### [Exercise instructions]
Your response must be made up of each line in the data below that contains the string "sells".
■ ■ ■ ■ ■
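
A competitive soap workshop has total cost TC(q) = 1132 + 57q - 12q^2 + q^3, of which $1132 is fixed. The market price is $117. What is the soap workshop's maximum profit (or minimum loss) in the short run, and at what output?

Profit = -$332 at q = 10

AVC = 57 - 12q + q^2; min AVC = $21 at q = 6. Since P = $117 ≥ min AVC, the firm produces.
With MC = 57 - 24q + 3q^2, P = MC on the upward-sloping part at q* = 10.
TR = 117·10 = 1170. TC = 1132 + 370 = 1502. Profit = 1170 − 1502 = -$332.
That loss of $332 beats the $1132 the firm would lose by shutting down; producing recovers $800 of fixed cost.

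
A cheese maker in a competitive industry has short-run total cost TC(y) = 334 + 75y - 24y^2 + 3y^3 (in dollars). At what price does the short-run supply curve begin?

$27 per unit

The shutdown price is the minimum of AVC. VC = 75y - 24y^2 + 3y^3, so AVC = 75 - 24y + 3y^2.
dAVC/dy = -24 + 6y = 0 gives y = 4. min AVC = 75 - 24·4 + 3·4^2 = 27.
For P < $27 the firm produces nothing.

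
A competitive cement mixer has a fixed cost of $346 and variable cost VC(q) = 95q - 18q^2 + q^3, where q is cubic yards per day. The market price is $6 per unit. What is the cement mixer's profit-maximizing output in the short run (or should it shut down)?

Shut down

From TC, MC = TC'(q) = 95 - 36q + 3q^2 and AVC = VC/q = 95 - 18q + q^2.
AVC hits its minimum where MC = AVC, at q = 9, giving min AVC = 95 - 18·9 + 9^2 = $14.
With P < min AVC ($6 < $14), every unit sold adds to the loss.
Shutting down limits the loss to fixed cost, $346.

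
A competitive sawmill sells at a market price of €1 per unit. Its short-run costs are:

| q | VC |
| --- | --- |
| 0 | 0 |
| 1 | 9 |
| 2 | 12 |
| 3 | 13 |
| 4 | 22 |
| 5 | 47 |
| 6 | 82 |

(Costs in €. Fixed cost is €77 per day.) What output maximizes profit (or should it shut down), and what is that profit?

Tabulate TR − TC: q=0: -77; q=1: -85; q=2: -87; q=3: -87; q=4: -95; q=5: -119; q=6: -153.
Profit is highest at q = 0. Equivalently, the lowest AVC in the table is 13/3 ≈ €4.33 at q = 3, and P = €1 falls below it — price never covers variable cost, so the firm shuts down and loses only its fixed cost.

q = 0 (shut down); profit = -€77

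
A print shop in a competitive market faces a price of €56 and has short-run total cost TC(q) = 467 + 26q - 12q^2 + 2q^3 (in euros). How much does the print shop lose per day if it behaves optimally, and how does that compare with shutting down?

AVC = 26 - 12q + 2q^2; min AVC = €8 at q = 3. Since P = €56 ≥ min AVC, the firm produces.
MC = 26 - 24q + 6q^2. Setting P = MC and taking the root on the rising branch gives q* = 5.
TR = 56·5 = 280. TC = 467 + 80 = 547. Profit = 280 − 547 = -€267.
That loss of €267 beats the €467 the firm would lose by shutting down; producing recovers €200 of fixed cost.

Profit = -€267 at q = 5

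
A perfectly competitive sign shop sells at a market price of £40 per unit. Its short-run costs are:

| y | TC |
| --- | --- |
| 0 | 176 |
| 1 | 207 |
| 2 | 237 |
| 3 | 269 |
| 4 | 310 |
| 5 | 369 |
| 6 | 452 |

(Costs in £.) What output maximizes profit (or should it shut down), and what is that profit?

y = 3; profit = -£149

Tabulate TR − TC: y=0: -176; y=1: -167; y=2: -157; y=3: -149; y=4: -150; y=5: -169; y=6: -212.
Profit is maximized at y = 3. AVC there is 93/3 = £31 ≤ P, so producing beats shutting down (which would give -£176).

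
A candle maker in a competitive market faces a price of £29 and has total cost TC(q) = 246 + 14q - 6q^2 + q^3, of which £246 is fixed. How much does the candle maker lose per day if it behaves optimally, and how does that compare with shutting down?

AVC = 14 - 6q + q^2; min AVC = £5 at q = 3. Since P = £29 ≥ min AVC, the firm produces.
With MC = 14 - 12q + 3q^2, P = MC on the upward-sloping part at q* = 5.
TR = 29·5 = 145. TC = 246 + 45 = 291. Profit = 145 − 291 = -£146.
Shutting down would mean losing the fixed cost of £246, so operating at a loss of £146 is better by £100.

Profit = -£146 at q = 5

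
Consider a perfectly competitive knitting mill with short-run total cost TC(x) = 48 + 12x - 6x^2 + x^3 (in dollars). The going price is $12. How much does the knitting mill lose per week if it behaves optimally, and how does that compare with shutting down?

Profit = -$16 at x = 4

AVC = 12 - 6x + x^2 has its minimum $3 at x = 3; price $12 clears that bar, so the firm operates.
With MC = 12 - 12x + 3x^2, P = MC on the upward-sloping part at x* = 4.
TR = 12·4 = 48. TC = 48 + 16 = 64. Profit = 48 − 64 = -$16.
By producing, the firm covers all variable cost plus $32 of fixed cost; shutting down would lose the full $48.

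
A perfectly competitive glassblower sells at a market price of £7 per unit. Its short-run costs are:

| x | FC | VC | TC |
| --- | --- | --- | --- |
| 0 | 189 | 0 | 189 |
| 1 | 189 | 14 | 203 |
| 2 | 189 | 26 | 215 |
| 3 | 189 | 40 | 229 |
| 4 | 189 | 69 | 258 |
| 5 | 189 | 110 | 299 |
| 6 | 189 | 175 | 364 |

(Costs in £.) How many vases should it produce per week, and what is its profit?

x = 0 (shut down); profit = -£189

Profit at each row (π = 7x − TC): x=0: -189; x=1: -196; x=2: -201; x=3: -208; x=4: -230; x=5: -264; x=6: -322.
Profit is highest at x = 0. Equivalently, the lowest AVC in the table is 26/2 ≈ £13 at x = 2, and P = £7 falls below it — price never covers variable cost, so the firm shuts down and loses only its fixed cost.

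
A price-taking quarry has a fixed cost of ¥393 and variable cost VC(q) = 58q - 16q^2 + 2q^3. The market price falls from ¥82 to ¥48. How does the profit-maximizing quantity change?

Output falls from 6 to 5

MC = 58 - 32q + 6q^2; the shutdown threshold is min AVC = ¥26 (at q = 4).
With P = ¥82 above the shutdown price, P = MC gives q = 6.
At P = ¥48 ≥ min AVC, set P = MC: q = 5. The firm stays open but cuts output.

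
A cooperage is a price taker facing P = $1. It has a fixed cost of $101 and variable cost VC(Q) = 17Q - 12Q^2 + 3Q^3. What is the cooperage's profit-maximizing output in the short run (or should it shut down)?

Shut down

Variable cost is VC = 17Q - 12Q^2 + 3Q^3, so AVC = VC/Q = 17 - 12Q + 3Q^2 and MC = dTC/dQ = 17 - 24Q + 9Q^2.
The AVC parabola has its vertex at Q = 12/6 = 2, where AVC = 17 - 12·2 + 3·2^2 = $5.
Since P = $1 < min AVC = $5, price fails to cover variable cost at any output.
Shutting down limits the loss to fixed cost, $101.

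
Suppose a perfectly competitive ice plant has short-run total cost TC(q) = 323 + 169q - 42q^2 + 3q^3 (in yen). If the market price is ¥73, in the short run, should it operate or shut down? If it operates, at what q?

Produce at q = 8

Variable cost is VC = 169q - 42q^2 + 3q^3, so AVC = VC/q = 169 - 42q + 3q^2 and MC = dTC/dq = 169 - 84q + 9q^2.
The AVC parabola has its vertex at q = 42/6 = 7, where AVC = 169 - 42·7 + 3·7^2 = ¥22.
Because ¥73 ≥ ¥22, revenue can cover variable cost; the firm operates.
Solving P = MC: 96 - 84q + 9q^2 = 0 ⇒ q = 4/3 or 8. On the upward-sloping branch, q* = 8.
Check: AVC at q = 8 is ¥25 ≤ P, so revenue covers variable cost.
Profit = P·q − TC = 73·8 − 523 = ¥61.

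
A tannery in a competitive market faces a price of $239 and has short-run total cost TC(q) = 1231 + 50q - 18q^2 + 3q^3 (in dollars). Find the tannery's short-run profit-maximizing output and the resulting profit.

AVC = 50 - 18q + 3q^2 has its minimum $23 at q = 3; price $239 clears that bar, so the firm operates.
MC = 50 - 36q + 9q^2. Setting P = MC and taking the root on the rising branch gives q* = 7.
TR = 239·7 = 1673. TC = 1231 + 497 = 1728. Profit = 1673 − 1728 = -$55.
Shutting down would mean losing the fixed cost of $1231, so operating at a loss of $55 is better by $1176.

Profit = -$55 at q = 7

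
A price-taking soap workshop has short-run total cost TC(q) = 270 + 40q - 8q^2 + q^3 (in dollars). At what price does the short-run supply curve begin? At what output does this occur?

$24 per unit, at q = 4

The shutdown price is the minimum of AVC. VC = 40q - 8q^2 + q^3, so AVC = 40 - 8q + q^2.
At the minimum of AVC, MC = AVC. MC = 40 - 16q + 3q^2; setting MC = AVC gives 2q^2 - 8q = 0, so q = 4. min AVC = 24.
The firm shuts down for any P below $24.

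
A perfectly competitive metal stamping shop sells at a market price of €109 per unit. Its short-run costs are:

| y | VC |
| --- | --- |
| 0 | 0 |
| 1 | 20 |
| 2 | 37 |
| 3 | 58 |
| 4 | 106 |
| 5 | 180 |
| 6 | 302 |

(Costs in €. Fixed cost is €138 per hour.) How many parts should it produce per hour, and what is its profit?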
■ ■ ■ ■ ■
### [Output of the exercise]
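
A competitive sawmill sells at a market price of €1 per unit. Its short-run costs are:
A perfectly competitive sign shop sells at a market price of £40 per unit. Its short-run costs are:
A perfectly competitive glassblower sells at a market price of £7 per unit. Its short-run costs are:
A perfectly competitive metal stamping shop sells at a market price of €109 per unit. Its short-run costs are: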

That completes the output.